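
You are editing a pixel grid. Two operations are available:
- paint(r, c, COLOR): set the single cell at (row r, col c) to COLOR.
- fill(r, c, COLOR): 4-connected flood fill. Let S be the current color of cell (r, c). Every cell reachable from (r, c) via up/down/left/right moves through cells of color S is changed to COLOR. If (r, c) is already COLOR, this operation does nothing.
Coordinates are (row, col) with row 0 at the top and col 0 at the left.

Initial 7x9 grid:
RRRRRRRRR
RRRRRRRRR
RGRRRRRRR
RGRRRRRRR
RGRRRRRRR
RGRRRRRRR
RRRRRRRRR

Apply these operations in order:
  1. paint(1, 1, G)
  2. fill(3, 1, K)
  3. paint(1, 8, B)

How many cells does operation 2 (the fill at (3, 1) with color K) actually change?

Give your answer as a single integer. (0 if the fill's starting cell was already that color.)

Answer: 5

Derivation:
After op 1 paint(1,1,G):
RRRRRRRRR
RGRRRRRRR
RGRRRRRRR
RGRRRRRRR
RGRRRRRRR
RGRRRRRRR
RRRRRRRRR
After op 2 fill(3,1,K) [5 cells changed]:
RRRRRRRRR
RKRRRRRRR
RKRRRRRRR
RKRRRRRRR
RKRRRRRRR
RKRRRRRRR
RRRRRRRRR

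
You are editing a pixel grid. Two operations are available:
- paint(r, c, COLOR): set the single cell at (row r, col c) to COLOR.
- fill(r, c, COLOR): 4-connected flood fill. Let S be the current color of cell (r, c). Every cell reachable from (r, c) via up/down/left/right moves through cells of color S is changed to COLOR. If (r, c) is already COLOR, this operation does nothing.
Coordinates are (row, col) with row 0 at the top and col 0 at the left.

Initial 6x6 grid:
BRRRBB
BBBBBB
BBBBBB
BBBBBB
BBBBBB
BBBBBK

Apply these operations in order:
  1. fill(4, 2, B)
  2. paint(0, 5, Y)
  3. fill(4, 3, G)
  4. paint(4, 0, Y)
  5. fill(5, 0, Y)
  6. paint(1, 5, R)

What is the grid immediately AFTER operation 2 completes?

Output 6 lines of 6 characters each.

After op 1 fill(4,2,B) [0 cells changed]:
BRRRBB
BBBBBB
BBBBBB
BBBBBB
BBBBBB
BBBBBK
After op 2 paint(0,5,Y):
BRRRBY
BBBBBB
BBBBBB
BBBBBB
BBBBBB
BBBBBK

Answer: BRRRBY
BBBBBB
BBBBBB
BBBBBB
BBBBBB
BBBBBK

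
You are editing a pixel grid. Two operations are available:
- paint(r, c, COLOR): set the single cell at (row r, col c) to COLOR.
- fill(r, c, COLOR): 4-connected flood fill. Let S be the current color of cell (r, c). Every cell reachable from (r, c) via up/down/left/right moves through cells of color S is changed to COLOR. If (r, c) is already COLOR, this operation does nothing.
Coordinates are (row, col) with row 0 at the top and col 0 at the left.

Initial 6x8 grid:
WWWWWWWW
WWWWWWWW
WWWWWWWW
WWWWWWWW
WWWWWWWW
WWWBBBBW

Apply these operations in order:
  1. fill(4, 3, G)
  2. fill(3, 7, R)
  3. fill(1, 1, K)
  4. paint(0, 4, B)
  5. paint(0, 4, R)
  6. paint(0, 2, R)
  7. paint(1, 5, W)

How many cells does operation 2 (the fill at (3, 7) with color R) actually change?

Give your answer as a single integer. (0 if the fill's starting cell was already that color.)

Answer: 44

Derivation:
After op 1 fill(4,3,G) [44 cells changed]:
GGGGGGGG
GGGGGGGG
GGGGGGGG
GGGGGGGG
GGGGGGGG
GGGBBBBG
After op 2 fill(3,7,R) [44 cells changed]:
RRRRRRRR
RRRRRRRR
RRRRRRRR
RRRRRRRR
RRRRRRRR
RRRBBBBR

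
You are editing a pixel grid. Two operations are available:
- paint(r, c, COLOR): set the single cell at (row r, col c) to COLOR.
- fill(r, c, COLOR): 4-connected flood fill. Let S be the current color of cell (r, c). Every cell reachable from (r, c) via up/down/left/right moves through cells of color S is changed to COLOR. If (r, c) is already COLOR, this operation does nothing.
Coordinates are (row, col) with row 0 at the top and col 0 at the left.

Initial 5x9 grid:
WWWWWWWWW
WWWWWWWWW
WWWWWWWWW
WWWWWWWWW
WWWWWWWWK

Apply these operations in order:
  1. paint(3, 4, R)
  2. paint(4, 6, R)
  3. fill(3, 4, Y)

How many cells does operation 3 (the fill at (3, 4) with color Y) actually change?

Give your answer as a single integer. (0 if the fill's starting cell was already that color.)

After op 1 paint(3,4,R):
WWWWWWWWW
WWWWWWWWW
WWWWWWWWW
WWWWRWWWW
WWWWWWWWK
After op 2 paint(4,6,R):
WWWWWWWWW
WWWWWWWWW
WWWWWWWWW
WWWWRWWWW
WWWWWWRWK
After op 3 fill(3,4,Y) [1 cells changed]:
WWWWWWWWW
WWWWWWWWW
WWWWWWWWW
WWWWYWWWW
WWWWWWRWK

Answer: 1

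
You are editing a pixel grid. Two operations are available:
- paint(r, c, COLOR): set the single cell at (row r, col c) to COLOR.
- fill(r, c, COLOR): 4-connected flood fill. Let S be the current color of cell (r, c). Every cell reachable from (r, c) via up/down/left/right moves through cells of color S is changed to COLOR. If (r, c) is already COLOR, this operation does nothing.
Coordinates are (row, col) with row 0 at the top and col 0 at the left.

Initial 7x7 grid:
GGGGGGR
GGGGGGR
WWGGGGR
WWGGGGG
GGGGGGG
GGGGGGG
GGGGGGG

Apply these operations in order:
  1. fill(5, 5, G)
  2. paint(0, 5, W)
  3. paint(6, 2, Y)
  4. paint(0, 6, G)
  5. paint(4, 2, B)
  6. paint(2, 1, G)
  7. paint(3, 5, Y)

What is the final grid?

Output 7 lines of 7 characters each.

Answer: GGGGGWG
GGGGGGR
WGGGGGR
WWGGGYG
GGBGGGG
GGGGGGG
GGYGGGG

Derivation:
After op 1 fill(5,5,G) [0 cells changed]:
GGGGGGR
GGGGGGR
WWGGGGR
WWGGGGG
GGGGGGG
GGGGGGG
GGGGGGG
After op 2 paint(0,5,W):
GGGGGWR
GGGGGGR
WWGGGGR
WWGGGGG
GGGGGGG
GGGGGGG
GGGGGGG
After op 3 paint(6,2,Y):
GGGGGWR
GGGGGGR
WWGGGGR
WWGGGGG
GGGGGGG
GGGGGGG
GGYGGGG
After op 4 paint(0,6,G):
GGGGGWG
GGGGGGR
WWGGGGR
WWGGGGG
GGGGGGG
GGGGGGG
GGYGGGG
After op 5 paint(4,2,B):
GGGGGWG
GGGGGGR
WWGGGGR
WWGGGGG
GGBGGGG
GGGGGGG
GGYGGGG
After op 6 paint(2,1,G):
GGGGGWG
GGGGGGR
WGGGGGR
WWGGGGG
GGBGGGG
GGGGGGG
GGYGGGG
After op 7 paint(3,5,Y):
GGGGGWG
GGGGGGR
WGGGGGR
WWGGGYG
GGBGGGG
GGGGGGG
GGYGGGG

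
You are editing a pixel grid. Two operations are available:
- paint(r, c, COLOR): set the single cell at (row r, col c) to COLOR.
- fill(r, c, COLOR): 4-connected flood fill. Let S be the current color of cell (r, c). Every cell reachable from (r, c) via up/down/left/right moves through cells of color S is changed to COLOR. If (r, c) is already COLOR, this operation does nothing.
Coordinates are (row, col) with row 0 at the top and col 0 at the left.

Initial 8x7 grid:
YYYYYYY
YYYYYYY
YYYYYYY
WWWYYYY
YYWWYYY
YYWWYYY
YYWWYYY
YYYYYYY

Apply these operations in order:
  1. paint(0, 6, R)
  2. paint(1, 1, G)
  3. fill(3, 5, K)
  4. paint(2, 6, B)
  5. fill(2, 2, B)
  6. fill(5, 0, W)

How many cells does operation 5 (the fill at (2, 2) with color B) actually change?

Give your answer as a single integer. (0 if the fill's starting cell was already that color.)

After op 1 paint(0,6,R):
YYYYYYR
YYYYYYY
YYYYYYY
WWWYYYY
YYWWYYY
YYWWYYY
YYWWYYY
YYYYYYY
After op 2 paint(1,1,G):
YYYYYYR
YGYYYYY
YYYYYYY
WWWYYYY
YYWWYYY
YYWWYYY
YYWWYYY
YYYYYYY
After op 3 fill(3,5,K) [45 cells changed]:
KKKKKKR
KGKKKKK
KKKKKKK
WWWKKKK
KKWWKKK
KKWWKKK
KKWWKKK
KKKKKKK
After op 4 paint(2,6,B):
KKKKKKR
KGKKKKK
KKKKKKB
WWWKKKK
KKWWKKK
KKWWKKK
KKWWKKK
KKKKKKK
After op 5 fill(2,2,B) [44 cells changed]:
BBBBBBR
BGBBBBB
BBBBBBB
WWWBBBB
BBWWBBB
BBWWBBB
BBWWBBB
BBBBBBB

Answer: 44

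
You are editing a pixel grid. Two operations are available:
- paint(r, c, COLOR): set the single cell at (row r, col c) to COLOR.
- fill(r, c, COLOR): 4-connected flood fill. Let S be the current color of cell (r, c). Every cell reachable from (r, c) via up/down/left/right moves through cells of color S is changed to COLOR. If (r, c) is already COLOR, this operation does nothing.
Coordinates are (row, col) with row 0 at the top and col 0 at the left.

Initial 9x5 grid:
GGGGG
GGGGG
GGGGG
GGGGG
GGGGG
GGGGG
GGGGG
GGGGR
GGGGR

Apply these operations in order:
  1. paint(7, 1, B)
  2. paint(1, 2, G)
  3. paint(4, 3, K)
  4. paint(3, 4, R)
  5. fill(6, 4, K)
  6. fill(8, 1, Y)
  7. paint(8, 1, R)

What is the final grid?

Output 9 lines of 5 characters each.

Answer: YYYYY
YYYYY
YYYYY
YYYYR
YYYYY
YYYYY
YYYYY
YBYYR
YRYYR

Derivation:
After op 1 paint(7,1,B):
GGGGG
GGGGG
GGGGG
GGGGG
GGGGG
GGGGG
GGGGG
GBGGR
GGGGR
After op 2 paint(1,2,G):
GGGGG
GGGGG
GGGGG
GGGGG
GGGGG
GGGGG
GGGGG
GBGGR
GGGGR
After op 3 paint(4,3,K):
GGGGG
GGGGG
GGGGG
GGGGG
GGGKG
GGGGG
GGGGG
GBGGR
GGGGR
After op 4 paint(3,4,R):
GGGGG
GGGGG
GGGGG
GGGGR
GGGKG
GGGGG
GGGGG
GBGGR
GGGGR
After op 5 fill(6,4,K) [40 cells changed]:
KKKKK
KKKKK
KKKKK
KKKKR
KKKKK
KKKKK
KKKKK
KBKKR
KKKKR
After op 6 fill(8,1,Y) [41 cells changed]:
YYYYY
YYYYY
YYYYY
YYYYR
YYYYY
YYYYY
YYYYY
YBYYR
YYYYR
After op 7 paint(8,1,R):
YYYYY
YYYYY
YYYYY
YYYYR
YYYYY
YYYYY
YYYYY
YBYYR
YRYYR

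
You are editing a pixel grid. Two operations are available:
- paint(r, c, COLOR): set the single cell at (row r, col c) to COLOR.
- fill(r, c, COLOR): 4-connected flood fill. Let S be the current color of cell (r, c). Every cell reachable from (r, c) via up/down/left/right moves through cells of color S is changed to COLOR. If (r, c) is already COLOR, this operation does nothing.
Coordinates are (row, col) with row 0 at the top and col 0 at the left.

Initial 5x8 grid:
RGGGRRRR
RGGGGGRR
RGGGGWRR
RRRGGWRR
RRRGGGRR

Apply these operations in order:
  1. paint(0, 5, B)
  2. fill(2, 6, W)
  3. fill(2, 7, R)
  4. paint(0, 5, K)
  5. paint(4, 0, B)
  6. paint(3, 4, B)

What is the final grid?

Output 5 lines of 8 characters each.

Answer: RGGGRKRR
RGGGGGRR
RGGGGRRR
RRRGBRRR
BRRGGGRR

Derivation:
After op 1 paint(0,5,B):
RGGGRBRR
RGGGGGRR
RGGGGWRR
RRRGGWRR
RRRGGGRR
After op 2 fill(2,6,W) [10 cells changed]:
RGGGRBWW
RGGGGGWW
RGGGGWWW
RRRGGWWW
RRRGGGWW
After op 3 fill(2,7,R) [12 cells changed]:
RGGGRBRR
RGGGGGRR
RGGGGRRR
RRRGGRRR
RRRGGGRR
After op 4 paint(0,5,K):
RGGGRKRR
RGGGGGRR
RGGGGRRR
RRRGGRRR
RRRGGGRR
After op 5 paint(4,0,B):
RGGGRKRR
RGGGGGRR
RGGGGRRR
RRRGGRRR
BRRGGGRR
After op 6 paint(3,4,B):
RGGGRKRR
RGGGGGRR
RGGGGRRR
RRRGBRRR
BRRGGGRR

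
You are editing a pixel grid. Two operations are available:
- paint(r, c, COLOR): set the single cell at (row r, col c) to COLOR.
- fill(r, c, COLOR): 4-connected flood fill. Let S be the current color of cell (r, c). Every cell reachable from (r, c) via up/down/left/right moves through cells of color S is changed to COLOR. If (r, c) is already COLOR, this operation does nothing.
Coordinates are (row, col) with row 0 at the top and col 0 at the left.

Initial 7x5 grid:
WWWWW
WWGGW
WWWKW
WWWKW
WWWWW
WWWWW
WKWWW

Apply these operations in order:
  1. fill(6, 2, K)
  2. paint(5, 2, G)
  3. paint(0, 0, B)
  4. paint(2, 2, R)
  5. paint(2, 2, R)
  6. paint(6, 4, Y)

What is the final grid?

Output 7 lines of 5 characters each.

After op 1 fill(6,2,K) [30 cells changed]:
KKKKK
KKGGK
KKKKK
KKKKK
KKKKK
KKKKK
KKKKK
After op 2 paint(5,2,G):
KKKKK
KKGGK
KKKKK
KKKKK
KKKKK
KKGKK
KKKKK
After op 3 paint(0,0,B):
BKKKK
KKGGK
KKKKK
KKKKK
KKKKK
KKGKK
KKKKK
After op 4 paint(2,2,R):
BKKKK
KKGGK
KKRKK
KKKKK
KKKKK
KKGKK
KKKKK
After op 5 paint(2,2,R):
BKKKK
KKGGK
KKRKK
KKKKK
KKKKK
KKGKK
KKKKK
After op 6 paint(6,4,Y):
BKKKK
KKGGK
KKRKK
KKKKK
KKKKK
KKGKK
KKKKY

Answer: BKKKK
KKGGK
KKRKK
KKKKK
KKKKK
KKGKK
KKKKY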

= EXERCISE INSTRUCTIONS =
Every line holding the word "Initial" should be copied out of the records above.

= ANSWER SPACE =
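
Initial 7x9 grid:
Initial 6x6 grid:
Initial 6x8 grid:
Initial 5x9 grid:
Initial 7x7 grid:
Initial 8x7 grid:
Initial 9x5 grid:
Initial 5x8 grid:
Initial 7x5 grid: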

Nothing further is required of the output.